[[ Material for this task, beginning ]]

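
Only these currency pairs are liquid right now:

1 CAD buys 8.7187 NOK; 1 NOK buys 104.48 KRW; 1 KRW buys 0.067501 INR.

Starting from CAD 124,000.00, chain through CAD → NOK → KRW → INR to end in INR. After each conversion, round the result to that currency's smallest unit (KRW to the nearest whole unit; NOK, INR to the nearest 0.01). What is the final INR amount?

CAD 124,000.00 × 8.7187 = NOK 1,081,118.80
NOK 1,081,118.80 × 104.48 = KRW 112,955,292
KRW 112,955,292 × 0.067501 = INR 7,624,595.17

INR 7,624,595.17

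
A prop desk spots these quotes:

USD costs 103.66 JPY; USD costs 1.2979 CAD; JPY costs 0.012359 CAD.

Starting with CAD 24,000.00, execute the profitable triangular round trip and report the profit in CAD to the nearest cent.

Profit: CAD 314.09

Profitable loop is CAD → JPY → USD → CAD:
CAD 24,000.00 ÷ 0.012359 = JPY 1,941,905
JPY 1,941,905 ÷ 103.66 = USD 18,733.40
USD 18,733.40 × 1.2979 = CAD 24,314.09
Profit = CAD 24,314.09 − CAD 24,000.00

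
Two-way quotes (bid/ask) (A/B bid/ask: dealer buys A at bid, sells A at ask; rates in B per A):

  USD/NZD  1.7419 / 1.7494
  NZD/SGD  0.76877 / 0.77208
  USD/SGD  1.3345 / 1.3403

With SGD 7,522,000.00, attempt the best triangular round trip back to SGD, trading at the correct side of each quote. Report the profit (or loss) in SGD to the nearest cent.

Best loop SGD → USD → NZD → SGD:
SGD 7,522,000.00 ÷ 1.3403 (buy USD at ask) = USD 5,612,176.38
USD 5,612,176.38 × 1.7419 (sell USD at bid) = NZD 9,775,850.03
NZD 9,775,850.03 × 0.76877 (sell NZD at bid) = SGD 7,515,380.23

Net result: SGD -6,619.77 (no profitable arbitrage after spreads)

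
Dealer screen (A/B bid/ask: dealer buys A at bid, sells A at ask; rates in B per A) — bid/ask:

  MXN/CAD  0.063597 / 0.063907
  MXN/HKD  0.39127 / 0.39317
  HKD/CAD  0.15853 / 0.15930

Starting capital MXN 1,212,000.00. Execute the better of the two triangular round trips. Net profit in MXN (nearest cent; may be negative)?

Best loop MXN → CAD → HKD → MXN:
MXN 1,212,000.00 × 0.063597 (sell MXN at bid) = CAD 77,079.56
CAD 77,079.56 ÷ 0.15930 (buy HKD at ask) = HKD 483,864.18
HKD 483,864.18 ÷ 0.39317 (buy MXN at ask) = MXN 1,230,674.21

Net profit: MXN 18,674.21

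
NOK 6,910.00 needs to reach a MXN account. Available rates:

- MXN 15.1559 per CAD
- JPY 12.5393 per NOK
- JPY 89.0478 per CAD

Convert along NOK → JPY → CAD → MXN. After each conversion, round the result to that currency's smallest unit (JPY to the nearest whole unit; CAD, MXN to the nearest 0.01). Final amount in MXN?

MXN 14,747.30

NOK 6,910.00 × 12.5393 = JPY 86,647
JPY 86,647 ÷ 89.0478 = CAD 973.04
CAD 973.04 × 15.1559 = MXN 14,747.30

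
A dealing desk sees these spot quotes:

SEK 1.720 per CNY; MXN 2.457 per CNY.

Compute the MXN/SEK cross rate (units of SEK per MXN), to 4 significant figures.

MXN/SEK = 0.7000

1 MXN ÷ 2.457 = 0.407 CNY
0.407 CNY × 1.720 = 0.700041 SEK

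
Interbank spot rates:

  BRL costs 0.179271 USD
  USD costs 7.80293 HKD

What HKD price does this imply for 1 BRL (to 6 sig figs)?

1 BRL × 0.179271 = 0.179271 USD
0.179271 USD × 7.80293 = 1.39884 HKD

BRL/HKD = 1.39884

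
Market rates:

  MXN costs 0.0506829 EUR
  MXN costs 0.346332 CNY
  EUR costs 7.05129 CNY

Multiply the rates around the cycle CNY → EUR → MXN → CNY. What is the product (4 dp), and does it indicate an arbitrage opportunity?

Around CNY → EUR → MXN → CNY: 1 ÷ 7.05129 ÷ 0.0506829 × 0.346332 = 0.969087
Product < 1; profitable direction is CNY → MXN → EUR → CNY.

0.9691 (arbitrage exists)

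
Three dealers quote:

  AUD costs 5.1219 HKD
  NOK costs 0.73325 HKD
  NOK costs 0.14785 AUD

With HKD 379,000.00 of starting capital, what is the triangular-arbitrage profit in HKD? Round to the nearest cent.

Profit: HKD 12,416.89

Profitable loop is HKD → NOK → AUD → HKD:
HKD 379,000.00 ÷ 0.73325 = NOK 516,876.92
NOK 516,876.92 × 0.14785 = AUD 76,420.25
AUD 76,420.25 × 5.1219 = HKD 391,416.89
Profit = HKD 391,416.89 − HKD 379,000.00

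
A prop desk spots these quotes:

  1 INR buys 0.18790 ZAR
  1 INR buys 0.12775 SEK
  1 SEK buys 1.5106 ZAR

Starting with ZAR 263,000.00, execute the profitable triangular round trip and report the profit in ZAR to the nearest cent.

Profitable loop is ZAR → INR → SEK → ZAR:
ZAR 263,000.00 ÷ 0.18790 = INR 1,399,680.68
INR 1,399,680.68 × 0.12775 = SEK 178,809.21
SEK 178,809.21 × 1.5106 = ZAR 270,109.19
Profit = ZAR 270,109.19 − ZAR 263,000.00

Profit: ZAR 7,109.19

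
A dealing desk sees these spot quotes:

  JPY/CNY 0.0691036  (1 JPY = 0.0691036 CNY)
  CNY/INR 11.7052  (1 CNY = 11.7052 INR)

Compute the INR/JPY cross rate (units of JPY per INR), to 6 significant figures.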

[[ Material for this task, end ]]

• Work required:
Among the lines of the listing above, which ones hold "buys"? Copy them.

• Output of the task:
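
1 CAD buys 8.7187 NOK; 1 NOK buys 104.48 KRW; 1 KRW buys 0.067501 INR.
Two-way quotes (bid/ask) (A/B bid/ask: dealer buys A at bid, sells A at ask; rates in B per A):
Dealer screen (A/B bid/ask: dealer buys A at bid, sells A at ask; rates in B per A) — bid/ask:
  1 INR buys 0.18790 ZAR
  1 INR buys 0.12775 SEK
  1 SEK buys 1.5106 ZAR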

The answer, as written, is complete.